Start of Block

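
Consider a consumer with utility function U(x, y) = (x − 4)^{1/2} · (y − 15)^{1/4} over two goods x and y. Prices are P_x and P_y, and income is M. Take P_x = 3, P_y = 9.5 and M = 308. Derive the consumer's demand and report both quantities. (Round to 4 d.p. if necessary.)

x* = 38.1111, y* = 20.386

MRS = 2·(y−15)/(x−4). Tangency with P_x/P_y gives y−15 = (1/2)·(P_x/P_y)·(x−4).
Substituting into the budget: x* = 4 + 2/3·(M − 4·P_x − 15·P_y)/P_x, and y* = 15 + 1/3·(…)/P_y.
Discretionary income = 308 − 4·3 − 15·9.5 = 153.5; x* = 4 + 2/3·153.5/3 = 38.1111; y* = 15 + 1/3·153.5/9.5 = 20.386.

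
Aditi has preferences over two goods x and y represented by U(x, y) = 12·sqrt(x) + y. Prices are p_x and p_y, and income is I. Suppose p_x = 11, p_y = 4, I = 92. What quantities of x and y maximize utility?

Utility is quasi-linear in y; the FOC for x is 6/√x = p_x/p_y.
Solve: √x = 6·p_y/p_x, so x*(p_x,p_y) = (6·p_y/p_x)², and y* = (I − p_x·x*)/p_y.
Plugging in: x* = (6·4/11)² = 4.7603, y* = 9.9091.

x* = 4.7603, y* = 9.9091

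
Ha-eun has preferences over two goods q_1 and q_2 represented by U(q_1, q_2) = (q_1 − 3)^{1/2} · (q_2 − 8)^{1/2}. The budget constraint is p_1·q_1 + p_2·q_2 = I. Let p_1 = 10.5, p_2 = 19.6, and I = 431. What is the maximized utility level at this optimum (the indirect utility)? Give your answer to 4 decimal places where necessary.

V = 8.459

After buying the subsistence bundle (3, 8), a share 0.5 of the remaining income goes to q_1: q_1* = 3 + 0.5·(I − 3p_1 − 8p_2)/p_1.
Discretionary income = 431 − 3·10.5 − 8·19.6 = 242.7; q_1* = 3 + 0.5·242.7/10.5 = 14.5571; q_2* = 8 + 0.5·242.7/19.6 = 14.1913.
Utility at the optimum: U(14.5571, 14.1913) = 8.459.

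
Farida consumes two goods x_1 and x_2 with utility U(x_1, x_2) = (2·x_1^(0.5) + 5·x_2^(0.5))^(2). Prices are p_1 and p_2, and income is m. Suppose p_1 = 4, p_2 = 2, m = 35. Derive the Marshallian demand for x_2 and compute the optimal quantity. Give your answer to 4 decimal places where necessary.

Substitute x_2 = (x_2/x_1)·x_1 into the budget: x_1* = m/(p_1 + p_2·(x_2/x_1)).
Numerically x_2/x_1 = 25, so x_1* = 35/(4 + 2·25) = 0.6481 and x_2* = 25·0.6481 = 16.2037.

x_2* = 16.2037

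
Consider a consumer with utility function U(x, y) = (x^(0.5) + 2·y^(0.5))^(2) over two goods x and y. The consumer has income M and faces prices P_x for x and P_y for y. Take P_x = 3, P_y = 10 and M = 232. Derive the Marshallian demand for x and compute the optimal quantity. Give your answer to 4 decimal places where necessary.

x* = 35.1515

MRS = MU_x/MU_y = (1/2)·(y/x)^(0.5). Set equal to P_x/P_y.
Hence y/x = (2·P_x/P_y)^(1/(0.5)), i.e. raised to the 2 power.
Substitute y = (y/x)·x into the budget: x* = M/(P_x + P_y·(y/x)).
Numerically y/x = 0.36, so x* = 232/(3 + 10·0.36) = 35.1515.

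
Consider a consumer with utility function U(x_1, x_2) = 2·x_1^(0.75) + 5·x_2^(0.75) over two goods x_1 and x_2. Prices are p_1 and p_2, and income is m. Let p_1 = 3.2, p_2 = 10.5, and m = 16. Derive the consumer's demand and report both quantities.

MRS = MU_x_1/MU_x_2 = (2/5)·(x_2/x_1)^(0.25). Set equal to p_1/p_2.
Hence x_2/x_1 = ((5/2)·p_1/p_2)^(1/(0.25)), i.e. raised to the 4 power.
Substitute x_2 = (x_2/x_1)·x_1 into the budget: x_1* = m/(p_1 + p_2·(x_2/x_1)).
Numerically x_2/x_1 = 0.336979, so x_1* = 16/(3.2 + 10.5·0.336979) = 2.3745 and x_2* = 0.336979·2.3745 = 0.8002.

x_1* = 2.3745, x_2* = 0.8002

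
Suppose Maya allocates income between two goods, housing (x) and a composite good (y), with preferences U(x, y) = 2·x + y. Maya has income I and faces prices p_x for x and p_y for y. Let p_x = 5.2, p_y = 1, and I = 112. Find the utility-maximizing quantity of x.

x* = 0

Linear utility — the consumer picks whichever good has higher MU/price: 2/5.2 = 0.3846 vs 1/1 = 1.
y gives more utility per dollar, so spend all income on y: y* = I/p_y, x* = 0.
Numerically: x* = 0, y* = 112.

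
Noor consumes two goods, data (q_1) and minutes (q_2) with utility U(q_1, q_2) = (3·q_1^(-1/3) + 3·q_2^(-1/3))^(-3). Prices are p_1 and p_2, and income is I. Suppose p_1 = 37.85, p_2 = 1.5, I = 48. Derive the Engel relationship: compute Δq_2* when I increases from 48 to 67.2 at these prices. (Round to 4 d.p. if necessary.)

MRS = MU_q_1/MU_q_2 = (q_2/q_1)^(4/3). Set equal to p_1/p_2.
Solve for the ratio: q_2/q_1 = [p_1/p_2]^(0.75).
Substitute q_2 = (q_2/q_1)·q_1 into the budget: q_1* = I/(p_1 + p_2·(q_2/q_1)).
Numerically q_2/q_1 = 11.258511, so q_1* = 48/(37.85 + 1.5·11.258511) = 0.8769 and q_2* = 11.258511·0.8769 = 9.8727.
At I' = 67.2: q_2* = 13.8218. Change: 13.8218 − 9.8727 = 3.9491.

Δq_2* = 3.9491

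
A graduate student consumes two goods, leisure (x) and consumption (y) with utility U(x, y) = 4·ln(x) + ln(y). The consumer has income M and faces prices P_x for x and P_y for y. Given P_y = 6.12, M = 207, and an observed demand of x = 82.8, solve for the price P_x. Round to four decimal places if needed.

P_x = 2

MU_x/MU_y = (4·y)/(x); tangency sets this equal to P_x/P_y.
So 4·P_y·y = P_x·x; combined with the budget, a share 0.8 of income goes to x.
Demand: x*(P_x,P_y,M) = 0.8·M/P_x and y* = 0.2·M/P_y.
Set x* = 82.8 in the demand function and solve for P_x: P_x = 2.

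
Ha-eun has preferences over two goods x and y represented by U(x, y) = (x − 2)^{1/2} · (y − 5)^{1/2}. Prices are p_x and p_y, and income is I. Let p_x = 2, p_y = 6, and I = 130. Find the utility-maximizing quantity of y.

This is Cobb-Douglas in (x−2, y−5): tangency gives 0.5·p_y·(y−5) = 0.5·p_x·(x−2).
Substituting into the budget: x* = 2 + 0.5·(I − 2·p_x − 5·p_y)/p_x, and y* = 5 + 0.5·(…)/p_y.
Discretionary income = 130 − 2·2 − 5·6 = 96; y* = 5 + 0.5·96/6 = 13.

y* = 13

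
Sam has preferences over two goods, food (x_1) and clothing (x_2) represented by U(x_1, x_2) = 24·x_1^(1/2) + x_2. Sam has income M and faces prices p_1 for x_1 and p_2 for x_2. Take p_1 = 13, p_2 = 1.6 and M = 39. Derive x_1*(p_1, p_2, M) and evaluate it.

x_1* = 2.1813

MU_x_1 = 12/√x_1, MU_x_2 = 1. Tangency: 12/√x_1 = p_1/p_2.
Thus x_1* = (12·p_2/p_1)² — independent of M — with the rest of income spent on x_2.
Plugging in: x_1* = (12·1.6/13)² = 2.1813.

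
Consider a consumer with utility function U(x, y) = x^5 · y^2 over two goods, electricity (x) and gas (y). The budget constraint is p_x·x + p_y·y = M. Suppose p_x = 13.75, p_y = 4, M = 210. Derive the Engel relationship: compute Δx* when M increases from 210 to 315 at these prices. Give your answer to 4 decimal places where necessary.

Δx* = 5.4545

Tangency: MRS = (5/2)·y/x = p_x/p_y.
So 5·p_y·y = 2·p_x·x; combined with the budget, a share 5/7 of income goes to x.
Demand: x*(p_x,p_y,M) = 5/7·M/p_x and y* = 2/7·M/p_y.
At p_x=13.75, p_y=4, M=210: x* = 5/7·210/13.75 = 10.9091.
At M' = 315: x* = 16.3636. Change: 16.3636 − 10.9091 = 5.4545.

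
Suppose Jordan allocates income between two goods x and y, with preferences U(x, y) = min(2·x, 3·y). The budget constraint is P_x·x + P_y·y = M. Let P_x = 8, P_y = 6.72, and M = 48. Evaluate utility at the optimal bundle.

With perfect complements, no substitution: consume in ratio x:y = 3:2.
Budget: P_x·x + P_y·(2/3)·x = M, so (3·P_x + 2·P_y)·x = 3·M.
Demand: x*(P_x,P_y,M) = 3·M/(3·P_x + 2·P_y), y* = 2·M/(3·P_x + 2·P_y).
Here 3·8 + 2·6.72 = 37.44, giving x* = 3.8462 and y* = 2.5641.
Utility at the optimum: U(3.8462, 2.5641) = 7.6923.

V = 7.6923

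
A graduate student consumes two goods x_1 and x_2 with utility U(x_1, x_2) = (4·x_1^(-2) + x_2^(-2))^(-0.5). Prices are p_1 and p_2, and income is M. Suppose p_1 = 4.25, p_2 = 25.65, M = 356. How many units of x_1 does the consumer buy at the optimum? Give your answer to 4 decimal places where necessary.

MU_x_1 ∝ 4·x_1^(-3), MU_x_2 ∝ x_2^(-3), so MRS = 4·(x_2/x_1)^(3) = p_1/p_2.
Hence x_2/x_1 = ((1/4)·p_1/p_2)^(1/(3)), i.e. raised to the 1/3 power.
With the ratio pinned down, the budget gives x_1* = M/(p_1 + p_2·(x_2/x_1)) and x_2* = (x_2/x_1)·x_1*.
Numerically x_2/x_1 = 0.346004, so x_1* = 356/(4.25 + 25.65·0.346004) = 27.1238.

x_1* = 27.1238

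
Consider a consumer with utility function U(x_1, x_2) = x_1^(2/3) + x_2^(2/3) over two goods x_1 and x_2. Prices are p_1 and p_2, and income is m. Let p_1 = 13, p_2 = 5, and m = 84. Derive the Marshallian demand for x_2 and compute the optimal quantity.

x_2* = 14.6351

MRS = MU_x_1/MU_x_2 = (x_2/x_1)^(1/3). Set equal to p_1/p_2.
Hence x_2/x_1 = (p_1/p_2)^(1/(1/3)), i.e. raised to the 3 power.
Substitute x_2 = (x_2/x_1)·x_1 into the budget: x_1* = m/(p_1 + p_2·(x_2/x_1)).
Numerically x_2/x_1 = 17.576, so x_1* = 84/(13 + 5·17.576) = 0.8327 and x_2* = 17.576·0.8327 = 14.6351.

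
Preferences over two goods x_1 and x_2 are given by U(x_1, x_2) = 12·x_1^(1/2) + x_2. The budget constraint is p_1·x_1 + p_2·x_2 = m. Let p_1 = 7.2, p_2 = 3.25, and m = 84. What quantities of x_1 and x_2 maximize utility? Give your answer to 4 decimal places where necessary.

x_1* = 7.3351, x_2* = 9.5962

Utility is quasi-linear in x_2; the FOC for x_1 is 6/√x_1 = p_1/p_2.
Solve: √x_1 = 6·p_2/p_1, so x_1*(p_1,p_2) = (6·p_2/p_1)², and x_2* = (m − p_1·x_1*)/p_2.
Plugging in: x_1* = (6·3.25/7.2)² = 7.3351, x_2* = 9.5962.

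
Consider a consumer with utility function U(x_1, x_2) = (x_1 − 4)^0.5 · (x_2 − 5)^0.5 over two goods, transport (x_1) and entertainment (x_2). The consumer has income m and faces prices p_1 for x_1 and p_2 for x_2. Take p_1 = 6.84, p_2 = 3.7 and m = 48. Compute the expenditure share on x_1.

share on x_1 = 0.5923

This is Cobb-Douglas in (x_1−4, x_2−5): tangency gives 0.5·p_2·(x_2−5) = 0.5·p_1·(x_1−4).
After buying the subsistence bundle (4, 5), a share 0.5 of the remaining income goes to x_1: x_1* = 4 + 0.5·(m − 4p_1 − 5p_2)/p_1.
Discretionary income = 48 − 4·6.84 − 5·3.7 = 2.14; x_1* = 4 + 0.5·2.14/6.84 = 4.1564; x_2* = 5 + 0.5·2.14/3.7 = 5.2892.
Expenditure on x_1: 6.84·4.1564 = 28.43; share = 0.5923.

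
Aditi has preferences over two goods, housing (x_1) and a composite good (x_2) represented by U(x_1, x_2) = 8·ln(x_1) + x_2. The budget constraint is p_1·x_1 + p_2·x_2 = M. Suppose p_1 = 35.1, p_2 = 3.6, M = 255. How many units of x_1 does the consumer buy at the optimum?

x_1* = 0.8205

MU_x_1 = 8/x_1, MU_x_2 = 1. Tangency: 8/x_1 = p_1/p_2.
So x_1*(p_1,p_2) = 8·p_2/p_1, independent of income; and x_2* = (M − 8·p_2)/p_2.
At the given prices: x_1* = 8·3.6/35.1 = 0.8205.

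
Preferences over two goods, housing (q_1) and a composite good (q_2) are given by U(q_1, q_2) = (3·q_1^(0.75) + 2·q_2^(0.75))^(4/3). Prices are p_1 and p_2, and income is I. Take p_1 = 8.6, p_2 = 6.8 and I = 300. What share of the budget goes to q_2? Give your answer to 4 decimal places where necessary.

share on q_2 = 0.2855

Numerically q_2/q_1 = 0.505351, so q_1* = 300/(8.6 + 6.8·0.505351) = 24.9244 and q_2* = 0.505351·24.9244 = 12.5956.
Expenditure on q_2: 6.8·12.5956 = 85.65; share = 0.2855.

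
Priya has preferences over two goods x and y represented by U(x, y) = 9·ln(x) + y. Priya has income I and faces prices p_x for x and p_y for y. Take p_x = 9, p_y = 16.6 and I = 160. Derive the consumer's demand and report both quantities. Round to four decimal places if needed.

x* = 16.6, y* = 0.6386

So x*(p_x,p_y) = 9·p_y/p_x, independent of income; and y* = (I − 9·p_y)/p_y.
At the given prices: x* = 9·16.6/9 = 16.6, and y* = 0.6386.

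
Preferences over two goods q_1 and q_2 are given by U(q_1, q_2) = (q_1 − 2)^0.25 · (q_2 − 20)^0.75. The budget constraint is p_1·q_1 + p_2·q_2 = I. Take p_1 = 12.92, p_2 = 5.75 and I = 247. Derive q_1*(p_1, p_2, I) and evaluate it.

Substituting into the budget: q_1* = 2 + 0.25·(I − 2·p_1 − 20·p_2)/p_1, and q_2* = 20 + 0.75·(…)/p_2.
Discretionary income = 247 − 2·12.92 − 20·5.75 = 106.16; q_1* = 2 + 0.25·106.16/12.92 = 4.0542.

q_1* = 4.0542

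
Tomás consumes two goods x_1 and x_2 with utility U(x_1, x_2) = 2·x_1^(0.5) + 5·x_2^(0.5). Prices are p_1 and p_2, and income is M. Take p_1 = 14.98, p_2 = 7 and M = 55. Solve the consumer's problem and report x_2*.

x_2* = 7.3106

MU_x_1 ∝ 2·x_1^(-0.5), MU_x_2 ∝ 5·x_2^(-0.5), so MRS = (2/5)·(x_2/x_1)^(0.5) = p_1/p_2.
Hence x_2/x_1 = ((5/2)·p_1/p_2)^(1/(0.5)), i.e. raised to the 2 power.
Substitute x_2 = (x_2/x_1)·x_1 into the budget: x_1* = M/(p_1 + p_2·(x_2/x_1)).
Numerically x_2/x_1 = 28.6225, so x_1* = 55/(14.98 + 7·28.6225) = 0.2554 and x_2* = 28.6225·0.2554 = 7.3106.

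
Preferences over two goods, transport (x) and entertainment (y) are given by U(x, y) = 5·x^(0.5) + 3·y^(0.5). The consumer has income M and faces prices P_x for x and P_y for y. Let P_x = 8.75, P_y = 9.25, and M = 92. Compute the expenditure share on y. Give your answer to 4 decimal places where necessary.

MRS = MU_x/MU_y = (5/3)·(y/x)^(0.5). Set equal to P_x/P_y.
Solve for the ratio: y/x = [(3/5)·P_x/P_y]^(2).
Substitute y = (y/x)·x into the budget: x* = M/(P_x + P_y·(y/x)).
Numerically y/x = 0.322133, so x* = 92/(8.75 + 9.25·0.322133) = 7.8433 and y* = 0.322133·7.8433 = 2.5266.
Expenditure on y: 9.25·2.5266 = 23.371; share = 0.254.

share on y = 0.254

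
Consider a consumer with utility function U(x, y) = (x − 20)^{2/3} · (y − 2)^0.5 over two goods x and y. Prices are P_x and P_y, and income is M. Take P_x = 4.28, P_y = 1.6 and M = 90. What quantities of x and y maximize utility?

MRS = (4/3)·(y−2)/(x−20). Tangency with P_x/P_y gives y−2 = (3/4)·(P_x/P_y)·(x−20).
After buying the subsistence bundle (20, 2), a share 4/7 of the remaining income goes to x: x* = 20 + 4/7·(M − 20P_x − 2P_y)/P_x.
Discretionary income = 90 − 20·4.28 − 2·1.6 = 1.2; x* = 20 + 4/7·1.2/4.28 = 20.1602; y* = 2 + 3/7·1.2/1.6 = 2.3214.

x* = 20.1602, y* = 2.3214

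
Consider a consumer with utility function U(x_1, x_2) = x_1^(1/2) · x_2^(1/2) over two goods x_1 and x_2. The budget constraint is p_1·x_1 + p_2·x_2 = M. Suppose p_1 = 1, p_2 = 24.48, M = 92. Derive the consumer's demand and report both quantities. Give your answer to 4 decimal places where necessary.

x_1* = 46, x_2* = 1.8791

Tangency: MRS = x_2/x_1 = p_1/p_2.
Rearranging, p_2·x_2 = p_1·x_1. Substituting into the budget gives p_1·x_1·(1 + 1) = M.
Demand: x_1*(p_1,p_2,M) = 0.5·M/p_1 and x_2* = 0.5·M/p_2.
At p_1=1, p_2=24.48, M=92: x_1* = 0.5·92/1 = 46, x_2* = 1.8791.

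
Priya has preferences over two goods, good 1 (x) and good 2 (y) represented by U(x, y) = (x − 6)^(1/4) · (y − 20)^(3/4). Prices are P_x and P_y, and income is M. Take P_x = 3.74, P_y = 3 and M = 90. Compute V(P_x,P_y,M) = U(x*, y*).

This is Cobb-Douglas in (x−6, y−20): tangency gives 0.25·P_y·(y−20) = 0.75·P_x·(x−6).
Substituting into the budget: x* = 6 + 0.25·(M − 6·P_x − 20·P_y)/P_x, and y* = 20 + 0.75·(…)/P_y.
Discretionary income = 90 − 6·3.74 − 20·3 = 7.56; x* = 6 + 0.25·7.56/3.74 = 6.5053; y* = 20 + 0.75·7.56/3 = 21.89.
Utility at the optimum: U(6.5053, 21.89) = 1.3591.

V = 1.3591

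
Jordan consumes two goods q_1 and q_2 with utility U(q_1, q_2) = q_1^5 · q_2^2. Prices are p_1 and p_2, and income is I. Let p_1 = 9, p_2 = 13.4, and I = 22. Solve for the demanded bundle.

Tangency: MRS = (5/2)·q_2/q_1 = p_1/p_2.
So 5·p_2·q_2 = 2·p_1·q_1; combined with the budget, a share 5/7 of income goes to q_1.
Demand: q_1*(p_1,p_2,I) = 5/7·I/p_1 and q_2* = 2/7·I/p_2.
At p_1=9, p_2=13.4, I=22: q_1* = 5/7·22/9 = 1.746, q_2* = 0.4691.

q_1* = 1.746, q_2* = 0.4691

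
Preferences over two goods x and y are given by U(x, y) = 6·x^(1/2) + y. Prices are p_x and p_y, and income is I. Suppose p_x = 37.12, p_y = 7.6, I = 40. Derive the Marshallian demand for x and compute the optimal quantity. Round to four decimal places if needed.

MU_x = 3/√x, MU_y = 1. Tangency: 3/√x = p_x/p_y.
Solve: √x = 3·p_y/p_x, so x*(p_x,p_y) = (3·p_y/p_x)², and y* = (I − p_x·x*)/p_y.
Plugging in: x* = (3·7.6/37.12)² = 0.3773.

x* = 0.3773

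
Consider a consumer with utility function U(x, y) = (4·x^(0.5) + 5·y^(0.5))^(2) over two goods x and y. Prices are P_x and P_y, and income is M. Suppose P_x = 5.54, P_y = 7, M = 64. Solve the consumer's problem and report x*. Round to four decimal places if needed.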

End of Block

Restate word for word the lines above, beginning with the one that contains "Priya has preferences over two goods, good" and ending with the last line.

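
Priya has preferences over two goods, good 1 (x) and good 2 (y) represented by U(x, y) = (x − 6)^(1/4) · (y − 20)^(3/4). Prices are P_x and P_y, and income is M. Take P_x = 3.74, P_y = 3 and M = 90. Compute V(P_x,P_y,M) = U(x*, y*).

This is Cobb-Douglas in (x−6, y−20): tangency gives 0.25·P_y·(y−20) = 0.75·P_x·(x−6).
Substituting into the budget: x* = 6 + 0.25·(M − 6·P_x − 20·P_y)/P_x, and y* = 20 + 0.75·(…)/P_y.
Discretionary income = 90 − 6·3.74 − 20·3 = 7.56; x* = 6 + 0.25·7.56/3.74 = 6.5053; y* = 20 + 0.75·7.56/3 = 21.89.
Utility at the optimum: U(6.5053, 21.89) = 1.3591.

V = 1.3591

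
Jordan consumes two goods q_1 and q_2 with utility U(q_1, q_2) = q_1^5 · q_2^2. Prices are p_1 and p_2, and income is I. Let p_1 = 9, p_2 = 13.4, and I = 22. Solve for the demanded bundle.

Tangency: MRS = (5/2)·q_2/q_1 = p_1/p_2.
So 5·p_2·q_2 = 2·p_1·q_1; combined with the budget, a share 5/7 of income goes to q_1.
Demand: q_1*(p_1,p_2,I) = 5/7·I/p_1 and q_2* = 2/7·I/p_2.
At p_1=9, p_2=13.4, I=22: q_1* = 5/7·22/9 = 1.746, q_2* = 0.4691.

q_1* = 1.746, q_2* = 0.4691

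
Preferences over two goods x and y are given by U(x, y) = 6·x^(1/2) + y. Prices are p_x and p_y, and income is I. Suppose p_x = 37.12, p_y = 7.6, I = 40. Derive the Marshallian demand for x and compute the optimal quantity. Round to four decimal places if needed.

MU_x = 3/√x, MU_y = 1. Tangency: 3/√x = p_x/p_y.
Solve: √x = 3·p_y/p_x, so x*(p_x,p_y) = (3·p_y/p_x)², and y* = (I − p_x·x*)/p_y.
Plugging in: x* = (3·7.6/37.12)² = 0.3773.

x* = 0.3773

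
Consider a consumer with utility function U(x, y) = (4·x^(0.5) + 5·y^(0.5))^(2) over two goods x and y. Prices are P_x and P_y, and income is M. Suppose P_x = 5.54, P_y = 7, M = 64. Solve the consumer's problem and report x*. Round to four decimal places if needed.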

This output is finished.